==== MATERIAL PROVIDED

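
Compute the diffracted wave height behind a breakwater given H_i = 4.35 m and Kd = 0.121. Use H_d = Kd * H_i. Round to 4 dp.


H_d = Kd * H_i
H_d = 0.121 * 4.35
H_d = 0.5264 m

0.5264


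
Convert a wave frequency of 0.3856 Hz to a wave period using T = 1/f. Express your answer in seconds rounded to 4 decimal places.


T = 1 / f
T = 1 / 0.3856
T = 2.5934 s

2.5934


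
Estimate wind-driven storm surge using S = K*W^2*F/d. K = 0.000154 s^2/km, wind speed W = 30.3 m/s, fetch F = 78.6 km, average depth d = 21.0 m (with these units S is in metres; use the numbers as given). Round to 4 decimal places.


S = K * W^2 * F / d
W^2 = 30.3^2 = 918.09
S = 0.000154 * 918.09 * 78.6 / 21.0
Numerator = 0.000154 * 918.09 * 78.6 = 11.112929
S = 11.112929 / 21.0 = 0.5292 m

0.5292


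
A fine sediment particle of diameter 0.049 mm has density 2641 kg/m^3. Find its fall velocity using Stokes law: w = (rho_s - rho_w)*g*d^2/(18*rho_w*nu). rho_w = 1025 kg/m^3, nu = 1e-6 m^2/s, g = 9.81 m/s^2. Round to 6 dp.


w = (rho_s - rho_w) * g * d^2 / (18 * rho_w * nu)
d = 0.049 mm = 0.000049 m
rho_s - rho_w = 2641 - 1025 = 1616
Numerator = 1616 * 9.81 * (0.000049)^2 = 0.000038062957
Denominator = 18 * 1025 * 1e-6 = 0.018450
w = 0.002063 m/s

0.002063


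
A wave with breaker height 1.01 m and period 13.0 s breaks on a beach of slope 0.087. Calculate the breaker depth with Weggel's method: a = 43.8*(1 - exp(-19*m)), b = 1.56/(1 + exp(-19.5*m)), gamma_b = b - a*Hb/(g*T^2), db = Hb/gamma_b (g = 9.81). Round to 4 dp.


a = 43.8 * (1 - exp(-19 * m))
exp(-19 * 0.087) = exp(-1.6530) = 0.191475
a = 43.8 * (1 - 0.191475) = 35.413412
b = 1.56 / (1 + exp(-19.5 * m))
exp(-19.5 * 0.087) = exp(-1.6965) = 0.183324
b = 1.56 / (1 + 0.183324) = 1.318320
Hb / (g * T^2) = 1.01 / (9.81 * 13.0^2) = 1.01 / 1657.8900 = 0.00060921
gamma_b = b - a * Hb/(g*T^2) = 1.318320 - 35.413412 * 0.00060921 = 1.296746
db = Hb / gamma_b = 1.01 / 1.296746
db = 0.7789 m

0.7789


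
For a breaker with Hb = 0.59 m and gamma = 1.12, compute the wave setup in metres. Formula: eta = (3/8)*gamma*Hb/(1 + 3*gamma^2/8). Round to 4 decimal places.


eta = (3/8) * gamma * Hb / (1 + 3*gamma^2/8)
Numerator = (3/8) * 1.12 * 0.59 = 0.247800
Denominator = 1 + 3*1.12^2/8 = 1 + 0.470400 = 1.470400
eta = 0.247800 / 1.470400
eta = 0.1685 m

0.1685


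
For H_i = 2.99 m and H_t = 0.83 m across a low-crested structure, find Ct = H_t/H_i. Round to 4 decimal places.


Ct = H_t / H_i
Ct = 0.83 / 2.99
Ct = 0.2776

0.2776


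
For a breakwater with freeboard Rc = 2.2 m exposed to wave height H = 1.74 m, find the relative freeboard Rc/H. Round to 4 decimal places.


Relative freeboard = Rc / H
= 2.2 / 1.74
= 1.2644

1.2644


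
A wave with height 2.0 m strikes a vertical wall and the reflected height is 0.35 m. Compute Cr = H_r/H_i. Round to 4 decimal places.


Cr = H_r / H_i
Cr = 0.35 / 2.0
Cr = 0.1750

0.1750


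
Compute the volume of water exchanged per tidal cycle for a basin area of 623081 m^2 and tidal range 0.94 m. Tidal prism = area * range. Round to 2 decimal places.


Tidal prism = Area * Tidal range
P = 623081 * 0.94
P = 585696.14 m^3

585696.14


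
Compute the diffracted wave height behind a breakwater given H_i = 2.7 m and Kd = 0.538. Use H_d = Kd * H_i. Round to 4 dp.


H_d = Kd * H_i
H_d = 0.538 * 2.7
H_d = 1.4526 m

1.4526


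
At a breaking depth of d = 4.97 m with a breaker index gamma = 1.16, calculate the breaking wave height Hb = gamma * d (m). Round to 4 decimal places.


Hb = gamma * d
Hb = 1.16 * 4.97
Hb = 5.7652 m

5.7652


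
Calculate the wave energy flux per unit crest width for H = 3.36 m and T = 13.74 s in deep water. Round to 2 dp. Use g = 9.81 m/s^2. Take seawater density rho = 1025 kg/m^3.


P = rho * g^2 * H^2 * T / (32 * pi)
P = 1025 * 9.81^2 * 3.36^2 * 13.74 / (32 * pi)
P = 1025 * 96.2361 * 11.2896 * 13.74 / 100.53096
P = 152204.44 W/m

152204.44


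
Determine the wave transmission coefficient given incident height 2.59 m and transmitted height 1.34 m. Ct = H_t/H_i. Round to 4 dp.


Ct = H_t / H_i
Ct = 1.34 / 2.59
Ct = 0.5174

0.5174


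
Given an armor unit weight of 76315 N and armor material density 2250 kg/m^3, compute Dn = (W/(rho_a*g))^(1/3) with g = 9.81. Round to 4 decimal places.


V = W / (rho_a * g)
V = 76315 / (2250 * 9.81)
V = 76315 / 22072.50
V = 3.457470 m^3
Dn = V^(1/3) = 3.457470^(1/3)
Dn = 1.5121 m

1.5121


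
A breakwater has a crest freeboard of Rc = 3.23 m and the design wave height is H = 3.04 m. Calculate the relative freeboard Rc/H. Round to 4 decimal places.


Relative freeboard = Rc / H
= 3.23 / 3.04
= 1.0625

1.0625


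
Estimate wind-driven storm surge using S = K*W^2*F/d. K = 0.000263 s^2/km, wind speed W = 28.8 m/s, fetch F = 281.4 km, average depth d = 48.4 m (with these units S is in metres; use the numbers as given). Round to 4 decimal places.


S = K * W^2 * F / d
W^2 = 28.8^2 = 829.44
S = 0.000263 * 829.44 * 281.4 / 48.4
Numerator = 0.000263 * 829.44 * 281.4 = 61.385361
S = 61.385361 / 48.4 = 1.2683 m

1.2683


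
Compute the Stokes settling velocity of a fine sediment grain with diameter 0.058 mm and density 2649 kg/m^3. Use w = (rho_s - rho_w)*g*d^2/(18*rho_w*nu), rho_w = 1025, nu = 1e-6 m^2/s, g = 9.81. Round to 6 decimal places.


w = (rho_s - rho_w) * g * d^2 / (18 * rho_w * nu)
d = 0.058 mm = 0.000058 m
rho_s - rho_w = 2649 - 1025 = 1624
Numerator = 1624 * 9.81 * (0.000058)^2 = 0.000053593364
Denominator = 18 * 1025 * 1e-6 = 0.018450
w = 0.002905 m/s

0.002905


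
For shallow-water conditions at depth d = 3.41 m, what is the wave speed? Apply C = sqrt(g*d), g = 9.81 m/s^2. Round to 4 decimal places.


Using the shallow-water approximation:
C = sqrt(g * d) = sqrt(9.81 * 3.41)
C = sqrt(33.4521)
C = 5.7838 m/s

5.7838


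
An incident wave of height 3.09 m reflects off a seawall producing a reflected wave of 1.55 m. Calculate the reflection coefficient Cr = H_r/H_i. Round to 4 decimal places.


Cr = H_r / H_i
Cr = 1.55 / 3.09
Cr = 0.5016

0.5016


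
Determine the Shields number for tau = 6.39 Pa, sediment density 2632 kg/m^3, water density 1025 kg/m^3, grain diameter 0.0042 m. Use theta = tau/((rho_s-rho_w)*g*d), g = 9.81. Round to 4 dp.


theta = tau / ((rho_s - rho_w) * g * d)
rho_s - rho_w = 2632 - 1025 = 1607
Denominator = 1607 * 9.81 * 0.0042 = 66.211614
theta = 6.39 / 66.211614
theta = 0.0965

0.0965


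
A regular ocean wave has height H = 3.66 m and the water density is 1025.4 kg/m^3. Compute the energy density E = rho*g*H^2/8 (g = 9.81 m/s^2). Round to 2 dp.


E = (1/8) * rho * g * H^2
E = (1/8) * 1025.4 * 9.81 * 3.66^2
E = 0.125 * 1025.4 * 9.81 * 13.3956
E = 16843.58 J/m^2

16843.58


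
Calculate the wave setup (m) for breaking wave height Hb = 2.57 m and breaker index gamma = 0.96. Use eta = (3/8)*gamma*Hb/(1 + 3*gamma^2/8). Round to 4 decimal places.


eta = (3/8) * gamma * Hb / (1 + 3*gamma^2/8)
Numerator = (3/8) * 0.96 * 2.57 = 0.925200
Denominator = 1 + 3*0.96^2/8 = 1 + 0.345600 = 1.345600
eta = 0.925200 / 1.345600
eta = 0.6876 m

0.6876


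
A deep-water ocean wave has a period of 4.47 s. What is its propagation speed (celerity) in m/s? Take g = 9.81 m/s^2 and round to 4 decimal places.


We use the deep-water celerity formula:
C = g * T / (2 * pi)
C = 9.81 * 4.47 / (2 * 3.14159...)
C = 43.850700 / 6.283185
C = 6.9791 m/s

6.9791


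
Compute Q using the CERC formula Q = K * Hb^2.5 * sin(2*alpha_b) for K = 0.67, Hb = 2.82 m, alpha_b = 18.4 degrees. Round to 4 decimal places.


Q = K * Hb^2.5 * sin(2 * alpha_b)
Hb^2.5 = 2.82^2.5 = 13.354351
sin(2 * 18.4) = sin(36.8) = 0.599024
Q = 0.67 * 13.354351 * 0.599024
Q = 5.3597 m^3/s

5.3597


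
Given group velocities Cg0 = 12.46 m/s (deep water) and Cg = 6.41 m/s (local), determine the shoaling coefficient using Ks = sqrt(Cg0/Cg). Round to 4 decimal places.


Ks = sqrt(Cg0 / Cg)
Ks = sqrt(12.46 / 6.41)
Ks = sqrt(1.9438)
Ks = 1.3942

1.3942


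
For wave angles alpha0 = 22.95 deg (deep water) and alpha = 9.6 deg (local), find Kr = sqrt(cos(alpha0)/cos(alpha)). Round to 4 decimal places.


Kr = sqrt(cos(alpha0) / cos(alpha))
cos(22.95) = 0.920845
cos(9.6) = 0.985996
Kr = sqrt(0.920845 / 0.985996)
Kr = sqrt(0.933924)
Kr = 0.9664

0.9664


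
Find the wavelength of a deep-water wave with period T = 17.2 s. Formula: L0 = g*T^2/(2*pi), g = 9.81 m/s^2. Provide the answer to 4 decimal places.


L0 = g * T^2 / (2 * pi)
L0 = 9.81 * 17.2^2 / (2 * pi)
L0 = 9.81 * 295.8400 / 6.28319
L0 = 2902.1904 / 6.28319
L0 = 461.8979 m

461.8979


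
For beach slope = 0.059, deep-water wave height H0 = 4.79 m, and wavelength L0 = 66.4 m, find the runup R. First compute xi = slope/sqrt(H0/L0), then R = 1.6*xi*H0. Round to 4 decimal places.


xi = slope / sqrt(H0/L0)
H0/L0 = 4.79/66.4 = 0.072139
sqrt(0.072139) = 0.268586
xi = 0.059 / 0.268586 = 0.219669
R = 1.6 * xi * H0 = 1.6 * 0.219669 * 4.79
R = 1.6835 m

1.6835


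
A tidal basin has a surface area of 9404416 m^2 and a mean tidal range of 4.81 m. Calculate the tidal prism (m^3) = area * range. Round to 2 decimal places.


Tidal prism = Area * Tidal range
P = 9404416 * 4.81
P = 45235240.96 m^3

45235240.96


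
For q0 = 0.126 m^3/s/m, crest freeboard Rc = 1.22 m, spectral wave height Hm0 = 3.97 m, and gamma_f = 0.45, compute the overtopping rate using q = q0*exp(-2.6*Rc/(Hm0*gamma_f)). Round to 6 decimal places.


q = q0 * exp(-2.6 * Rc / (Hm0 * gamma_f))
Exponent = -2.6 * 1.22 / (3.97 * 0.45)
= -2.6 * 1.22 / 1.7865
= -1.775539
exp(-1.775539) = 0.169392
q = 0.126 * 0.169392
q = 0.021343 m^3/s/m

0.021343


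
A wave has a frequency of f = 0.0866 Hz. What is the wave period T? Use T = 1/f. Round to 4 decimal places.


T = 1 / f
T = 1 / 0.0866
T = 11.5473 s

11.5473


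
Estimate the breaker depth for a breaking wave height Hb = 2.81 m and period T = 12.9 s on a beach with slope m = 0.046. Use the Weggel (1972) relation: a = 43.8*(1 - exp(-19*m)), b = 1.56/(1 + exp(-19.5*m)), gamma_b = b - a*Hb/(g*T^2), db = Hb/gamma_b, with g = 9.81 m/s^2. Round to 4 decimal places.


a = 43.8 * (1 - exp(-19 * m))
exp(-19 * 0.046) = exp(-0.8740) = 0.417279
a = 43.8 * (1 - 0.417279) = 25.523176
b = 1.56 / (1 + exp(-19.5 * m))
exp(-19.5 * 0.046) = exp(-0.8970) = 0.407791
b = 1.56 / (1 + 0.407791) = 1.108119
Hb / (g * T^2) = 2.81 / (9.81 * 12.9^2) = 2.81 / 1632.4821 = 0.00172131
gamma_b = b - a * Hb/(g*T^2) = 1.108119 - 25.523176 * 0.00172131 = 1.064186
db = Hb / gamma_b = 2.81 / 1.064186
db = 2.6405 m

2.6405


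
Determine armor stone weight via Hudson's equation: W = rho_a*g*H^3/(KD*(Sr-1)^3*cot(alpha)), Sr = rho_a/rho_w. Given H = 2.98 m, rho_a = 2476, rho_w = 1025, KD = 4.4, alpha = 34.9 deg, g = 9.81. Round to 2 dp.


Sr = rho_a / rho_w = 2476 / 1025 = 2.415610
(Sr - 1) = 1.415610
(Sr - 1)^3 = 2.836813
cot(34.9) = 1 / tan(34.9) = 1 / 0.697610 = 1.433466
Numerator = 2476 * 9.81 * 2.98^3 = 642789.0057
Denominator = 4.4 * 2.836813 * 1.433466 = 17.892492
W = 642789.0057 / 17.892492
W = 35925.07 N

35925.07


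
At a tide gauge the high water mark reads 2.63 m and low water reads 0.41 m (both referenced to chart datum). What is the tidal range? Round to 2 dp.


Tidal range = High water - Low water
Tidal range = 2.63 - (0.41)
Tidal range = 2.22 m

2.22


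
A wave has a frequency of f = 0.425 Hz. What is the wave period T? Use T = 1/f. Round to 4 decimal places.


T = 1 / f
T = 1 / 0.425
T = 2.3529 s

2.3529


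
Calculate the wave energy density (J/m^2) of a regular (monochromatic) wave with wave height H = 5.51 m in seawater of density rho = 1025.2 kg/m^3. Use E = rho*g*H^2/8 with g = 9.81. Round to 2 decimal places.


E = (1/8) * rho * g * H^2
E = (1/8) * 1025.2 * 9.81 * 5.51^2
E = 0.125 * 1025.2 * 9.81 * 30.3601
E = 38167.25 J/m^2

38167.25


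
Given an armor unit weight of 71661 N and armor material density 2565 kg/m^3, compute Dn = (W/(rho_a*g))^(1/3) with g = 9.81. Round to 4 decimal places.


V = W / (rho_a * g)
V = 71661 / (2565 * 9.81)
V = 71661 / 25162.65
V = 2.847911 m^3
Dn = V^(1/3) = 2.847911^(1/3)
Dn = 1.4175 m

1.4175


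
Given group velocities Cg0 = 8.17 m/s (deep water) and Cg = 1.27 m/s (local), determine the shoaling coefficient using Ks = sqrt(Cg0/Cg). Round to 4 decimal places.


Ks = sqrt(Cg0 / Cg)
Ks = sqrt(8.17 / 1.27)
Ks = sqrt(6.4331)
Ks = 2.5363

2.5363


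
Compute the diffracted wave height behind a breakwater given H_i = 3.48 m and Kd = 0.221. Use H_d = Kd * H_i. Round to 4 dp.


H_d = Kd * H_i
H_d = 0.221 * 3.48
H_d = 0.7691 m

0.7691


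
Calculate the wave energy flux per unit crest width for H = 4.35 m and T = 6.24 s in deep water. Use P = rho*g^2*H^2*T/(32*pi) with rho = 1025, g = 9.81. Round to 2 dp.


P = rho * g^2 * H^2 * T / (32 * pi)
P = 1025 * 9.81^2 * 4.35^2 * 6.24 / (32 * pi)
P = 1025 * 96.2361 * 18.9225 * 6.24 / 100.53096
P = 115857.76 W/m

115857.76


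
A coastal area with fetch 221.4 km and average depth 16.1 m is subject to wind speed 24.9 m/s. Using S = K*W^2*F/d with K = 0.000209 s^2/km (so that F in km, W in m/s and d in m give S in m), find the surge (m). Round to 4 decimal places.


S = K * W^2 * F / d
W^2 = 24.9^2 = 620.01
S = 0.000209 * 620.01 * 221.4 / 16.1
Numerator = 0.000209 * 620.01 * 221.4 = 28.689475
S = 28.689475 / 16.1 = 1.7820 m

1.7820


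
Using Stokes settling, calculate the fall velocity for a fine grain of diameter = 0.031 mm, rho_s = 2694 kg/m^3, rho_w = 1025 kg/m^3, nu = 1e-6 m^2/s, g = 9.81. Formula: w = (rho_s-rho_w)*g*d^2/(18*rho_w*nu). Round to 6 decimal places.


w = (rho_s - rho_w) * g * d^2 / (18 * rho_w * nu)
d = 0.031 mm = 0.000031 m
rho_s - rho_w = 2694 - 1025 = 1669
Numerator = 1669 * 9.81 * (0.000031)^2 = 0.000015734347
Denominator = 18 * 1025 * 1e-6 = 0.018450
w = 0.000853 m/s

0.000853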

========

## EXERCISE BRIEF
Your answer must be the line containing "1025, g = 9.81. Round to 2 dp." and every line after it through the end of the records above, reproduced exactly and alone.

## ANSWER SECTION
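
Calculate the wave energy flux per unit crest width for H = 4.35 m and T = 6.24 s in deep water. Use P = rho*g^2*H^2*T/(32*pi) with rho = 1025, g = 9.81. Round to 2 dp.


P = rho * g^2 * H^2 * T / (32 * pi)
P = 1025 * 9.81^2 * 4.35^2 * 6.24 / (32 * pi)
P = 1025 * 96.2361 * 18.9225 * 6.24 / 100.53096
P = 115857.76 W/m

115857.76


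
A coastal area with fetch 221.4 km and average depth 16.1 m is subject to wind speed 24.9 m/s. Using S = K*W^2*F/d with K = 0.000209 s^2/km (so that F in km, W in m/s and d in m give S in m), find the surge (m). Round to 4 decimal places.


S = K * W^2 * F / d
W^2 = 24.9^2 = 620.01
S = 0.000209 * 620.01 * 221.4 / 16.1
Numerator = 0.000209 * 620.01 * 221.4 = 28.689475
S = 28.689475 / 16.1 = 1.7820 m

1.7820


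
Using Stokes settling, calculate the fall velocity for a fine grain of diameter = 0.031 mm, rho_s = 2694 kg/m^3, rho_w = 1025 kg/m^3, nu = 1e-6 m^2/s, g = 9.81. Formula: w = (rho_s-rho_w)*g*d^2/(18*rho_w*nu). Round to 6 decimal places.


w = (rho_s - rho_w) * g * d^2 / (18 * rho_w * nu)
d = 0.031 mm = 0.000031 m
rho_s - rho_w = 2694 - 1025 = 1669
Numerator = 1669 * 9.81 * (0.000031)^2 = 0.000015734347
Denominator = 18 * 1025 * 1e-6 = 0.018450
w = 0.000853 m/s

0.000853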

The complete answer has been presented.